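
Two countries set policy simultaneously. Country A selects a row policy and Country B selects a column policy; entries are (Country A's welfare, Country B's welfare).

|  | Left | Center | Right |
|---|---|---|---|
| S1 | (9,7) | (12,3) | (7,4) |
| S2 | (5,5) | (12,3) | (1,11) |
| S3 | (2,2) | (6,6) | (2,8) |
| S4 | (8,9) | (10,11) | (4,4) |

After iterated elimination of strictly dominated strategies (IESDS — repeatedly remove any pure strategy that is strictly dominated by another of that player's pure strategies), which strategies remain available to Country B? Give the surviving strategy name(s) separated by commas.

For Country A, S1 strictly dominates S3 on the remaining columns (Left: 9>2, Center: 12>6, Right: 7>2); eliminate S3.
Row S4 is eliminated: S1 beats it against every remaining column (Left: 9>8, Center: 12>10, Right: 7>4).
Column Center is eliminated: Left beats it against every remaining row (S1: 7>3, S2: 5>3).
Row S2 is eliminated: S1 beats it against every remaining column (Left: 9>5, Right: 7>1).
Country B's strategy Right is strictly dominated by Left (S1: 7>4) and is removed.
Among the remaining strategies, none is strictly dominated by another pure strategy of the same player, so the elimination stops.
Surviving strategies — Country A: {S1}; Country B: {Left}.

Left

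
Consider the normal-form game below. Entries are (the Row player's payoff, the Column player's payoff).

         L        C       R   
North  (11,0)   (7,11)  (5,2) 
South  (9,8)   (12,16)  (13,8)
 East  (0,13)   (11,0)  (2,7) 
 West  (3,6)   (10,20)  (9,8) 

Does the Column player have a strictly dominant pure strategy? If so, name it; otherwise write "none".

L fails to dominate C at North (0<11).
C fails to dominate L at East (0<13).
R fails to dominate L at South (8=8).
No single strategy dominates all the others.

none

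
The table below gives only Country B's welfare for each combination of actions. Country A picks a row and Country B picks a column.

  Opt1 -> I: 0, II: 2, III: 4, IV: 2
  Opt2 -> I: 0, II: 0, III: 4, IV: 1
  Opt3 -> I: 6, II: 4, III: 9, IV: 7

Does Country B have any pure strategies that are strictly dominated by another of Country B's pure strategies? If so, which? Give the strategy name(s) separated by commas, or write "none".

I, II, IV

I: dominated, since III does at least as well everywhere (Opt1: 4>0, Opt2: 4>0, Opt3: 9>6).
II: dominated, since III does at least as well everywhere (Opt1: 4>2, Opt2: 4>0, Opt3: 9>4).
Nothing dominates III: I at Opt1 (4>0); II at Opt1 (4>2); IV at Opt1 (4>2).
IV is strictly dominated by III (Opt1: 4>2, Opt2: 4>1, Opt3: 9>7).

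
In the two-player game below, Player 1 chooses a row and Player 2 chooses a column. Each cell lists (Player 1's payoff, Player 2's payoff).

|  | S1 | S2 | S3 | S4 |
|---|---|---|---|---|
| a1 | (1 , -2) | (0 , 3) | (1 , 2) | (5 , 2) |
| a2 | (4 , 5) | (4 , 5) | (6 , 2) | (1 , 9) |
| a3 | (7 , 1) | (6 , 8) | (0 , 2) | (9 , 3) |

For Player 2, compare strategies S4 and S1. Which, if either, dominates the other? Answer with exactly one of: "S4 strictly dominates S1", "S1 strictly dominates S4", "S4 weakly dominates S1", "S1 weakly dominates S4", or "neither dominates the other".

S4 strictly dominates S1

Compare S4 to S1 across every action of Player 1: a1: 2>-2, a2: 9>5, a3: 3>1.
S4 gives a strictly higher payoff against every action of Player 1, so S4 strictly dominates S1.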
+ + + + + + +
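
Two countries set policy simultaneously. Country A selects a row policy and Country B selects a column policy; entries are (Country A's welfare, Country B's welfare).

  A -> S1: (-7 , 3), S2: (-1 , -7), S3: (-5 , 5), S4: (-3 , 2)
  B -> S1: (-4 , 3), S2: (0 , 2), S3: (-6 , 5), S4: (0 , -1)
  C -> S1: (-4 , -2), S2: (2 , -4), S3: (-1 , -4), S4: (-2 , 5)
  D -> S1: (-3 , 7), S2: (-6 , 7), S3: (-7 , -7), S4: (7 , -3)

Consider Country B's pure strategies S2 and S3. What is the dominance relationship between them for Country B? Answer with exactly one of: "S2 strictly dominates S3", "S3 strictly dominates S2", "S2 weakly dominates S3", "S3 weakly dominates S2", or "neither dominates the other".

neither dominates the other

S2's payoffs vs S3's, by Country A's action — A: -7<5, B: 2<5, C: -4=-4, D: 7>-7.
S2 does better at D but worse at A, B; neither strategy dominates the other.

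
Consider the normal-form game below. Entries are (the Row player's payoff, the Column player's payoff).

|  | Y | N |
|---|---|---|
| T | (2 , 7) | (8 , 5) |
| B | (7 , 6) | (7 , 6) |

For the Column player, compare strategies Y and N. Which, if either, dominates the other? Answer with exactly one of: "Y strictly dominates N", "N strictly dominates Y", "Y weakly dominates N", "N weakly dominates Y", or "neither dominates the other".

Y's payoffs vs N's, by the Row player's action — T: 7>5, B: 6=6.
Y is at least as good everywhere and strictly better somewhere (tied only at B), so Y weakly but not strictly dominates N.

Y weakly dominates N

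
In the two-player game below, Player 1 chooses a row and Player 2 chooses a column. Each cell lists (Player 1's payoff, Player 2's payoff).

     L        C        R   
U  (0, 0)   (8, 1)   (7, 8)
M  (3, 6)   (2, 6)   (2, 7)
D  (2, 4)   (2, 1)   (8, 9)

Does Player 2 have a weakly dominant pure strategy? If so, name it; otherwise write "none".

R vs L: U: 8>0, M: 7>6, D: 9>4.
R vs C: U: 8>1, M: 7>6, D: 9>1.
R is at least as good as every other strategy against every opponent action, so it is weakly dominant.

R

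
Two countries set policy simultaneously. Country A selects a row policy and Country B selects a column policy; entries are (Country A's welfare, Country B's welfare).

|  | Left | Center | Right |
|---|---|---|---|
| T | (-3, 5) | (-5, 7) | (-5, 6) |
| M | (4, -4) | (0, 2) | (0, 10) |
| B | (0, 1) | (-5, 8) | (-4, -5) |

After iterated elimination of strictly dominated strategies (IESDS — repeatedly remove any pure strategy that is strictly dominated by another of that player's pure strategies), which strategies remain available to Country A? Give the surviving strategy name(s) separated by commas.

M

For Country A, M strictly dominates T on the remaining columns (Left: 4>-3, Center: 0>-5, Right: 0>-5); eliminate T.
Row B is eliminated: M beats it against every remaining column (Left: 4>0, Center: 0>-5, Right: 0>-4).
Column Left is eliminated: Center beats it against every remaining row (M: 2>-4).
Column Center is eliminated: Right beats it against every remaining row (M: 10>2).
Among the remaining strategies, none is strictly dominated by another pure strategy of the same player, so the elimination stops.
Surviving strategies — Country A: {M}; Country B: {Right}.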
+ + + + + + +
Exercise:
Scan the lines above for "Does the Column" and for "The table below". Repeat exactly the line holding each of them and every line in between.

Expected answer:
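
Does the Column player have a strictly dominant pure strategy? If so, name it; otherwise write "none".

L fails to dominate C at North (0<11).
C fails to dominate L at East (0<13).
R fails to dominate L at South (8=8).
No single strategy dominates all the others.

none

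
The table below gives only Country B's welfare for each combination of actions. Country A picks a row and Country B picks a column.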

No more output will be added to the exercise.